[Extracted data entries]

━━━━━━━━━━━━━━━━━━━━

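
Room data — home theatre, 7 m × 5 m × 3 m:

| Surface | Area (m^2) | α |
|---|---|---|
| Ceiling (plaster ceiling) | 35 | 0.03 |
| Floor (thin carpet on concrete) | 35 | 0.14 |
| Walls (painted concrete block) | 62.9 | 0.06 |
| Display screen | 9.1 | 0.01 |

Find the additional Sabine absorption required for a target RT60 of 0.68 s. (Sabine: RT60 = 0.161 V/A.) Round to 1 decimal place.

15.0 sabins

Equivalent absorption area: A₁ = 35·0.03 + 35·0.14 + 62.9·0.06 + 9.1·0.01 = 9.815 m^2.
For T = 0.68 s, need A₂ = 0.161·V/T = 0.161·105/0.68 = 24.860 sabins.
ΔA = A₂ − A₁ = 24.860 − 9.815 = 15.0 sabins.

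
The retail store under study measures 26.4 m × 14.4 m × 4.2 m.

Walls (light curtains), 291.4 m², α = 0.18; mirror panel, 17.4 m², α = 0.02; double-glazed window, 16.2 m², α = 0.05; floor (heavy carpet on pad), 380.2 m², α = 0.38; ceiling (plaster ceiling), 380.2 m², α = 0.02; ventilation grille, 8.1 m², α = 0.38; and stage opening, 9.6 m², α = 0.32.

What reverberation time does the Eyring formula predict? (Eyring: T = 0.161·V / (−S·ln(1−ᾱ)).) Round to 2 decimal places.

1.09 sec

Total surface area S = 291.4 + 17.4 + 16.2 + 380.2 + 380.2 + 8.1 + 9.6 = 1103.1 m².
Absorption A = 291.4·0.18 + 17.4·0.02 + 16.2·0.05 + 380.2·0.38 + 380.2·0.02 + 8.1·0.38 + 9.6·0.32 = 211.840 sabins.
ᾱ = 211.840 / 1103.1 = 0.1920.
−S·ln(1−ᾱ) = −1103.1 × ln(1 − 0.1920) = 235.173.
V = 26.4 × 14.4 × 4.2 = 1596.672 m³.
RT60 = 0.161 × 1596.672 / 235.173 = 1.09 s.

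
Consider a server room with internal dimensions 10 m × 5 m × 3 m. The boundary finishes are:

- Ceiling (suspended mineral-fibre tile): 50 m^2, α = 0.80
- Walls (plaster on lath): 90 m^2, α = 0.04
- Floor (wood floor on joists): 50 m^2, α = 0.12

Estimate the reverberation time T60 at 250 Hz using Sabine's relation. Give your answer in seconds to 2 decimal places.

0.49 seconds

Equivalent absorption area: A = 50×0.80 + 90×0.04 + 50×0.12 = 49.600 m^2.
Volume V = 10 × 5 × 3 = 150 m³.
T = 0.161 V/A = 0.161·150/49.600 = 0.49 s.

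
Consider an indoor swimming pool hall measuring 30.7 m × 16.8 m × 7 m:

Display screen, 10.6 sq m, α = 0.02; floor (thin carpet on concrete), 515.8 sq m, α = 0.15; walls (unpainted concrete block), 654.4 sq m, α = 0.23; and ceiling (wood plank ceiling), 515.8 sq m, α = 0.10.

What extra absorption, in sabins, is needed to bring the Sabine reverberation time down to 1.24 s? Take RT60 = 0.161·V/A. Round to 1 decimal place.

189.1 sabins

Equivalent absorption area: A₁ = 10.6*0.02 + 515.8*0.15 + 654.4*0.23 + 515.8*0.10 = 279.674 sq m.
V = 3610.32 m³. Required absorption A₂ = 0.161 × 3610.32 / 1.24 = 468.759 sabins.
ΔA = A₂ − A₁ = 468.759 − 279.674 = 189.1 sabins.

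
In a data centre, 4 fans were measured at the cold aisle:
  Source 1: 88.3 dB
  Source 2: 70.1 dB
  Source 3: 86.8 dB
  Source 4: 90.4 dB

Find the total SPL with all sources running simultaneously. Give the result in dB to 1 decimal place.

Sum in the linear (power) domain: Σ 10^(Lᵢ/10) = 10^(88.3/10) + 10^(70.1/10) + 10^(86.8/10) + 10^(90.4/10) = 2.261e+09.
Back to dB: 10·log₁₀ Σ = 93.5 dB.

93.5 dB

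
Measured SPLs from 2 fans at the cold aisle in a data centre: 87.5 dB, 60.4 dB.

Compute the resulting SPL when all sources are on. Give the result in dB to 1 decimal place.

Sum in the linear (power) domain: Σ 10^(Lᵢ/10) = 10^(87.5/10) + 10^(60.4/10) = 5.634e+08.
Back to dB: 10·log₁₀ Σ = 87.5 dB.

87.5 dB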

━━━━━━━━━━━━━━━━━━━━

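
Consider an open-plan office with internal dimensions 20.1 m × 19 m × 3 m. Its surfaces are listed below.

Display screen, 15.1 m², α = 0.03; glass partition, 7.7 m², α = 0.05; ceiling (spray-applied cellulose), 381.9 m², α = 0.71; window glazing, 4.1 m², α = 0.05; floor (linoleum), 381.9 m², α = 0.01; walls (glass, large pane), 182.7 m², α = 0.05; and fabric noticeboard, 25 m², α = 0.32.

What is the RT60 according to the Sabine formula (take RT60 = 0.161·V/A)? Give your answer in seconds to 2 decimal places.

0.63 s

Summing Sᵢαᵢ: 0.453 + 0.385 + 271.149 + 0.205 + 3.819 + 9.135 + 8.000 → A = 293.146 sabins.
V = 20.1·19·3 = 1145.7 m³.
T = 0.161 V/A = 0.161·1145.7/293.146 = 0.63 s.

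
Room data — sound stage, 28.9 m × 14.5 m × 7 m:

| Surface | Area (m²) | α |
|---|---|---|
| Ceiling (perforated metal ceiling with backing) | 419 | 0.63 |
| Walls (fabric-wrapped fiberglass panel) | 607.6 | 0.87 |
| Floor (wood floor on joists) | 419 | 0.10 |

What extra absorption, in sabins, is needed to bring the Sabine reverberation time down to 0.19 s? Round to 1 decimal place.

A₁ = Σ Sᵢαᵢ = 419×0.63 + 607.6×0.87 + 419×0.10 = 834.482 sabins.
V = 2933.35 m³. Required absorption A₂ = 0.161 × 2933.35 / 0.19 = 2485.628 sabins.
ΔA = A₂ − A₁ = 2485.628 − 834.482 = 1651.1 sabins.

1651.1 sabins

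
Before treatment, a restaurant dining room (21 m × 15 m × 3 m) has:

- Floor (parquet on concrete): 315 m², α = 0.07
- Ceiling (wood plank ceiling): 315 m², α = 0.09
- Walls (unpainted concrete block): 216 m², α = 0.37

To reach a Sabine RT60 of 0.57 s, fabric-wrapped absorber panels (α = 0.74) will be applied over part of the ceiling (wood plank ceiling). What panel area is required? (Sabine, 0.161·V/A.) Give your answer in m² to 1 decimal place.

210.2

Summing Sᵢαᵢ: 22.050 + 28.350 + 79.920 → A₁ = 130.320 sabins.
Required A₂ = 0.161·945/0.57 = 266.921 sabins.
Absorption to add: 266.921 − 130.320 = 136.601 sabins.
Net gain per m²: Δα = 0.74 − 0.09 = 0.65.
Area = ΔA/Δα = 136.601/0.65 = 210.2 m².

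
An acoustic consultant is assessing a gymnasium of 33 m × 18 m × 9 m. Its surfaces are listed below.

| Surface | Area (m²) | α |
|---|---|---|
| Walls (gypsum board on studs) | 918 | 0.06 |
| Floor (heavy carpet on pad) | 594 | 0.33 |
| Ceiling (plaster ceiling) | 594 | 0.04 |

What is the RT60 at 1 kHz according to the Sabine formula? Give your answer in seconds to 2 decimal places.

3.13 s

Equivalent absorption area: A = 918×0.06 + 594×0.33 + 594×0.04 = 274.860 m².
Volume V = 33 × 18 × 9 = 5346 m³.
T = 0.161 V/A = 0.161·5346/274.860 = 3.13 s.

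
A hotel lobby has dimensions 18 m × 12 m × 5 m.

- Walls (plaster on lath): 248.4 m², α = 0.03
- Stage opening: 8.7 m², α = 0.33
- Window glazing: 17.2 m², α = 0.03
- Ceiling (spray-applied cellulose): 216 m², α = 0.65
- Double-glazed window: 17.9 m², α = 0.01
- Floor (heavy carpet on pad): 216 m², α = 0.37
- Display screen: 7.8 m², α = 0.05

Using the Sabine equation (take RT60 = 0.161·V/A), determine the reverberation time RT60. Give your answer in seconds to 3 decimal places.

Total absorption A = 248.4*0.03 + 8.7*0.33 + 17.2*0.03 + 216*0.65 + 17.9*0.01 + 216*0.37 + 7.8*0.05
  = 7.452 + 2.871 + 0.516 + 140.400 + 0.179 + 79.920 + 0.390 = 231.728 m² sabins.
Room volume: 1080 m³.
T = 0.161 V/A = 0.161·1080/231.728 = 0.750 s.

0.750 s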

━━━━━━━━━━━━━━━━━━━━

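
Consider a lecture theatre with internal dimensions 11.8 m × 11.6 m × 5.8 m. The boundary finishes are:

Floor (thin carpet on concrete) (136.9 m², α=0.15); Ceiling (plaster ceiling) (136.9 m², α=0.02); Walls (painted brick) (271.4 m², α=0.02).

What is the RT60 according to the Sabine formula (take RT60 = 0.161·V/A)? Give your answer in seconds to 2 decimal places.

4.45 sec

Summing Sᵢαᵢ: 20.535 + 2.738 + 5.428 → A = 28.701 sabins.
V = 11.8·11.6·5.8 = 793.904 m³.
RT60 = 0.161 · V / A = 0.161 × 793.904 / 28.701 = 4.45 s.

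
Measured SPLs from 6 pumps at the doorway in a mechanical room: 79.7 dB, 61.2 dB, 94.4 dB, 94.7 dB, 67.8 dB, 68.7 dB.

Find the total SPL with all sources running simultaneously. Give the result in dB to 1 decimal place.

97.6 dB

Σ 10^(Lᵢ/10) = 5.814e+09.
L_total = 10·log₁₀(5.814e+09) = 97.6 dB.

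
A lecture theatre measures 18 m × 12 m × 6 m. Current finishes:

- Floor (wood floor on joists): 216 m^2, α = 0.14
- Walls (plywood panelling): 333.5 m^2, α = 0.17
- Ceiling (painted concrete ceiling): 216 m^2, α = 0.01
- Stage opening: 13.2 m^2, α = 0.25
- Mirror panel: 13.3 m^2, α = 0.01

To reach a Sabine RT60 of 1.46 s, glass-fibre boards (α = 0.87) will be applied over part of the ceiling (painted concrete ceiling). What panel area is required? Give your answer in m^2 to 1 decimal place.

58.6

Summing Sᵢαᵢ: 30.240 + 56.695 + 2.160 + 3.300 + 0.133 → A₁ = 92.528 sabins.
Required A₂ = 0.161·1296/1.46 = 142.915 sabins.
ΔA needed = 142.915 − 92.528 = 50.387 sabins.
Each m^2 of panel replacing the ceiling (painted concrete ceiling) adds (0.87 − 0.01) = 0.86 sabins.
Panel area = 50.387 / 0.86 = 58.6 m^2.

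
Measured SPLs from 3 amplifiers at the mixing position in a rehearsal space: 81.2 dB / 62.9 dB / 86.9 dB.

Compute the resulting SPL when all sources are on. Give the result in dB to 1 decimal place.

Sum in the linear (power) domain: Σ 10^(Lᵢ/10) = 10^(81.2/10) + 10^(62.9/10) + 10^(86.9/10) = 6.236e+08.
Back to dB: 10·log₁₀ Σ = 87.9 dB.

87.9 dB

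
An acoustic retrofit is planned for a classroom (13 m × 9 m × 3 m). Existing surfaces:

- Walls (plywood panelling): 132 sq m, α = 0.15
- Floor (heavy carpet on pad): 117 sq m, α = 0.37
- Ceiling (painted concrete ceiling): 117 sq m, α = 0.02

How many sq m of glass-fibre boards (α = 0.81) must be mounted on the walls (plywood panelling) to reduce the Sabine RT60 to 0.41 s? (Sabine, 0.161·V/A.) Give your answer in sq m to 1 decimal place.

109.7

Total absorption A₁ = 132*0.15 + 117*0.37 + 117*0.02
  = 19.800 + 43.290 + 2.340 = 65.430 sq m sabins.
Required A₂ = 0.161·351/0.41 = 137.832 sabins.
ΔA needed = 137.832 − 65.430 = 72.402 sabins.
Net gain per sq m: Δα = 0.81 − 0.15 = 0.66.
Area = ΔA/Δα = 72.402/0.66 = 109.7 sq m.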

━━━━━━━━━━━━━━━━━━━━

Each line above from the one with "- Floor (heavy carpet on pad): 117" up to and including the one with "- Ceiling (painted concrete ceiling): 117" must be set down exactly, and no line outside that span may appear.

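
- Floor (heavy carpet on pad): 117 sq m, α = 0.37
- Ceiling (painted concrete ceiling): 117 sq m, α = 0.02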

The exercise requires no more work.